## WHAT IS REQUIRED:
Copy each line below containing "transition".

THE RECORDS Block Start

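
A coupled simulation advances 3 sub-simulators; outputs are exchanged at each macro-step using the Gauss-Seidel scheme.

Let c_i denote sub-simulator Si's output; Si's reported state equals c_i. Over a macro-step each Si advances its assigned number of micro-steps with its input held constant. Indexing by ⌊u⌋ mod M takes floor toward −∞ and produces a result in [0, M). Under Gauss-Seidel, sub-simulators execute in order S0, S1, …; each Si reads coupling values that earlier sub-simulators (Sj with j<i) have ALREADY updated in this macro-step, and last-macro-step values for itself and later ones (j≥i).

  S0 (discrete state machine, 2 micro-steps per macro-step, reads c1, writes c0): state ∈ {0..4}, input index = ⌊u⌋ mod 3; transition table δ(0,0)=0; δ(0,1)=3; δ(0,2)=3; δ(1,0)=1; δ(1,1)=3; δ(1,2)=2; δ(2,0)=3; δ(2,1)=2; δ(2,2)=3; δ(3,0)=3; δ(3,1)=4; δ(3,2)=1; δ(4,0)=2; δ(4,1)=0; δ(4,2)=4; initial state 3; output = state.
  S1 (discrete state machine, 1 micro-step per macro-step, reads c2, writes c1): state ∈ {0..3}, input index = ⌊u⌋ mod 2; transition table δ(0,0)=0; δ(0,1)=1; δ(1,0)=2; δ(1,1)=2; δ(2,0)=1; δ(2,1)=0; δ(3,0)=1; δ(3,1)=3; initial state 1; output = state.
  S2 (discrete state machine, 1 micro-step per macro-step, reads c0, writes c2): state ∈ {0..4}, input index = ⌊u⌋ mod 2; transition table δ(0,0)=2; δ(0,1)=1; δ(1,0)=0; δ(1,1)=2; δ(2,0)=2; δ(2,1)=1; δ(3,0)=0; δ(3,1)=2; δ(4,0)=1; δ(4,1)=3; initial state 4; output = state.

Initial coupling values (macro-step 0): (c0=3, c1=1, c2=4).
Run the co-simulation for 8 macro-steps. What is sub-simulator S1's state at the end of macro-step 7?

macro 1: S0 reads c1=1 → after 2×micro: 0; S1 reads c2=4 → after 1×micro: 2; S2 reads c0=0 → after 1×micro: 1 ⇒ (c0=0, c1=2, c2=1)
macro 2: S0 reads c1=2 → after 2×micro: 1; S1 reads c2=1 → after 1×micro: 0; S2 reads c0=1 → after 1×micro: 2 ⇒ (c0=1, c1=0, c2=2)
macro 3: S0 reads c1=0 → after 2×micro: 1; S1 reads c2=2 → after 1×micro: 0; S2 reads c0=1 → after 1×micro: 1 ⇒ (c0=1, c1=0, c2=1)
macro 4: S0 reads c1=0 → after 2×micro: 1; S1 reads c2=1 → after 1×micro: 1; S2 reads c0=1 → after 1×micro: 2 ⇒ (c0=1, c1=1, c2=2)
macro 5: S0 reads c1=1 → after 2×micro: 4; S1 reads c2=2 → after 1×micro: 2; S2 reads c0=4 → after 1×micro: 2 ⇒ (c0=4, c1=2, c2=2)
macro 6: S0 reads c1=2 → after 2×micro: 4; S1 reads c2=2 → after 1×micro: 1; S2 reads c0=4 → after 1×micro: 2 ⇒ (c0=4, c1=1, c2=2)
macro 7: S0 reads c1=1 → after 2×micro: 3; S1 reads c2=2 → after 1×micro: 2; S2 reads c0=3 → after 1×micro: 1 ⇒ (c0=3, c1=2, c2=1)
macro 8: S0 reads c1=2 → after 2×micro: 2; S1 reads c2=1 → after 1×micro: 0; S2 reads c0=2 → after 1×micro: 0 ⇒ (c0=2, c1=0, c2=0)

S1 state at macro-step 7 = 2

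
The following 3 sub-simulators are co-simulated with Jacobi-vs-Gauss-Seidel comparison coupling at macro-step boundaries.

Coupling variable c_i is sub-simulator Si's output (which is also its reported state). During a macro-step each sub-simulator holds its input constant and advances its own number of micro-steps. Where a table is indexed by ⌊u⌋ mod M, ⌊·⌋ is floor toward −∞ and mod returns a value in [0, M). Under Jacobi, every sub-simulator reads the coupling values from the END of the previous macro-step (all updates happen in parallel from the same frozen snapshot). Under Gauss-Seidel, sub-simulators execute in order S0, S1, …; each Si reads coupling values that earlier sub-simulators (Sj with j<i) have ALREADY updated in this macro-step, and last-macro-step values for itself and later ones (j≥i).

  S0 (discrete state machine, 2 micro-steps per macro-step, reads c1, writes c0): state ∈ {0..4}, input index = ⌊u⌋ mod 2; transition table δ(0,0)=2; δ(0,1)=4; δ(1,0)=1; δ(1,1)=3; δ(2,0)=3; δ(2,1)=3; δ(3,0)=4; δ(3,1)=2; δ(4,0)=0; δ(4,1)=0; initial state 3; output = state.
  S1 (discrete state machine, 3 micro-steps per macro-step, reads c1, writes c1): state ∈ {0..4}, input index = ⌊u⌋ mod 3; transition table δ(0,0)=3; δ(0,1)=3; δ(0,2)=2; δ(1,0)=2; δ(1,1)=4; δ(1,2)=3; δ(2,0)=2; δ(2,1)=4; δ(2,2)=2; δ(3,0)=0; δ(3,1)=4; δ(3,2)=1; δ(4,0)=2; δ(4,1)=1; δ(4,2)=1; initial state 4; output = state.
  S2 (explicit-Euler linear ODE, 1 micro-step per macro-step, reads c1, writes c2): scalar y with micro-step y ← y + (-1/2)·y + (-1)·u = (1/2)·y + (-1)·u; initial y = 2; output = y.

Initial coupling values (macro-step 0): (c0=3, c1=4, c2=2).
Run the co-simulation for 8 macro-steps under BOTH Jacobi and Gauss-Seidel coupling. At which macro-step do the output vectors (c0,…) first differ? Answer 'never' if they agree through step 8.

first divergence at macro-step: 1

[Jacobi] macro 1: S0 reads c1=4 → after 2×micro: 0; S1 reads c1=4 → after 3×micro: 1; S2 reads c1=4 → after 1×micro: -3 ⇒ (c0=0, c1=1, c2=-3)
[Jacobi] macro 2: S0 reads c1=1 → after 2×micro: 0; S1 reads c1=1 → after 3×micro: 4; S2 reads c1=1 → after 1×micro: -5/2 ⇒ (c0=0, c1=4, c2=-5/2)
[Jacobi] macro 3: S0 reads c1=4 → after 2×micro: 3; S1 reads c1=4 → after 3×micro: 1; S2 reads c1=4 → after 1×micro: -21/4 ⇒ (c0=3, c1=1, c2=-21/4)
[Jacobi] macro 4: S0 reads c1=1 → after 2×micro: 3; S1 reads c1=1 → after 3×micro: 4; S2 reads c1=1 → after 1×micro: -29/8 ⇒ (c0=3, c1=4, c2=-29/8)
[Jacobi] macro 5: S0 reads c1=4 → after 2×micro: 0; S1 reads c1=4 → after 3×micro: 1; S2 reads c1=4 → after 1×micro: -93/16 ⇒ (c0=0, c1=1, c2=-93/16)
[Jacobi] macro 6: S0 reads c1=1 → after 2×micro: 0; S1 reads c1=1 → after 3×micro: 4; S2 reads c1=1 → after 1×micro: -125/32 ⇒ (c0=0, c1=4, c2=-125/32)
[Jacobi] macro 7: S0 reads c1=4 → after 2×micro: 3; S1 reads c1=4 → after 3×micro: 1; S2 reads c1=4 → after 1×micro: -381/64 ⇒ (c0=3, c1=1, c2=-381/64)
[Jacobi] macro 8: S0 reads c1=1 → after 2×micro: 3; S1 reads c1=1 → after 3×micro: 4; S2 reads c1=1 → after 1×micro: -509/128 ⇒ (c0=3, c1=4, c2=-509/128)
[Gauss-Seidel] macro 1: S0 reads c1=4 → after 2×micro: 0; S1 reads c1=4 → after 3×micro: 1; S2 reads c1=1 → after 1×micro: 0 ⇒ (c0=0, c1=1, c2=0)
[Gauss-Seidel] macro 2: S0 reads c1=1 → after 2×micro: 0; S1 reads c1=1 → after 3×micro: 4; S2 reads c1=4 → after 1×micro: -4 ⇒ (c0=0, c1=4, c2=-4)
[Gauss-Seidel] macro 3: S0 reads c1=4 → after 2×micro: 3; S1 reads c1=4 → after 3×micro: 1; S2 reads c1=1 → after 1×micro: -3 ⇒ (c0=3, c1=1, c2=-3)
[Gauss-Seidel] macro 4: S0 reads c1=1 → after 2×micro: 3; S1 reads c1=1 → after 3×micro: 4; S2 reads c1=4 → after 1×micro: -11/2 ⇒ (c0=3, c1=4, c2=-11/2)
[Gauss-Seidel] macro 5: S0 reads c1=4 → after 2×micro: 0; S1 reads c1=4 → after 3×micro: 1; S2 reads c1=1 → after 1×micro: -15/4 ⇒ (c0=0, c1=1, c2=-15/4)
[Gauss-Seidel] macro 6: S0 reads c1=1 → after 2×micro: 0; S1 reads c1=1 → after 3×micro: 4; S2 reads c1=4 → after 1×micro: -47/8 ⇒ (c0=0, c1=4, c2=-47/8)
[Gauss-Seidel] macro 7: S0 reads c1=4 → after 2×micro: 3; S1 reads c1=4 → after 3×micro: 1; S2 reads c1=1 → after 1×micro: -63/16 ⇒ (c0=3, c1=1, c2=-63/16)
[Gauss-Seidel] macro 8: S0 reads c1=1 → after 2×micro: 3; S1 reads c1=1 → after 3×micro: 4; S2 reads c1=4 → after 1×micro: -191/32 ⇒ (c0=3, c1=4, c2=-191/32)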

THE RECORDS Block End

## RESPONSE TO THIS TASK:
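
  S0 (discrete state machine, 2 micro-steps per macro-step, reads c1, writes c0): state ∈ {0..4}, input index = ⌊u⌋ mod 3; transition table δ(0,0)=0; δ(0,1)=3; δ(0,2)=3; δ(1,0)=1; δ(1,1)=3; δ(1,2)=2; δ(2,0)=3; δ(2,1)=2; δ(2,2)=3; δ(3,0)=3; δ(3,1)=4; δ(3,2)=1; δ(4,0)=2; δ(4,1)=0; δ(4,2)=4; initial state 3; output = state.
  S1 (discrete state machine, 1 micro-step per macro-step, reads c2, writes c1): state ∈ {0..3}, input index = ⌊u⌋ mod 2; transition table δ(0,0)=0; δ(0,1)=1; δ(1,0)=2; δ(1,1)=2; δ(2,0)=1; δ(2,1)=0; δ(3,0)=1; δ(3,1)=3; initial state 1; output = state.
  S2 (discrete state machine, 1 micro-step per macro-step, reads c0, writes c2): state ∈ {0..4}, input index = ⌊u⌋ mod 2; transition table δ(0,0)=2; δ(0,1)=1; δ(1,0)=0; δ(1,1)=2; δ(2,0)=2; δ(2,1)=1; δ(3,0)=0; δ(3,1)=2; δ(4,0)=1; δ(4,1)=3; initial state 4; output = state.
  S0 (discrete state machine, 2 micro-steps per macro-step, reads c1, writes c0): state ∈ {0..4}, input index = ⌊u⌋ mod 2; transition table δ(0,0)=2; δ(0,1)=4; δ(1,0)=1; δ(1,1)=3; δ(2,0)=3; δ(2,1)=3; δ(3,0)=4; δ(3,1)=2; δ(4,0)=0; δ(4,1)=0; initial state 3; output = state.
  S1 (discrete state machine, 3 micro-steps per macro-step, reads c1, writes c1): state ∈ {0..4}, input index = ⌊u⌋ mod 3; transition table δ(0,0)=3; δ(0,1)=3; δ(0,2)=2; δ(1,0)=2; δ(1,1)=4; δ(1,2)=3; δ(2,0)=2; δ(2,1)=4; δ(2,2)=2; δ(3,0)=0; δ(3,1)=4; δ(3,2)=1; δ(4,0)=2; δ(4,1)=1; δ(4,2)=1; initial state 4; output = state.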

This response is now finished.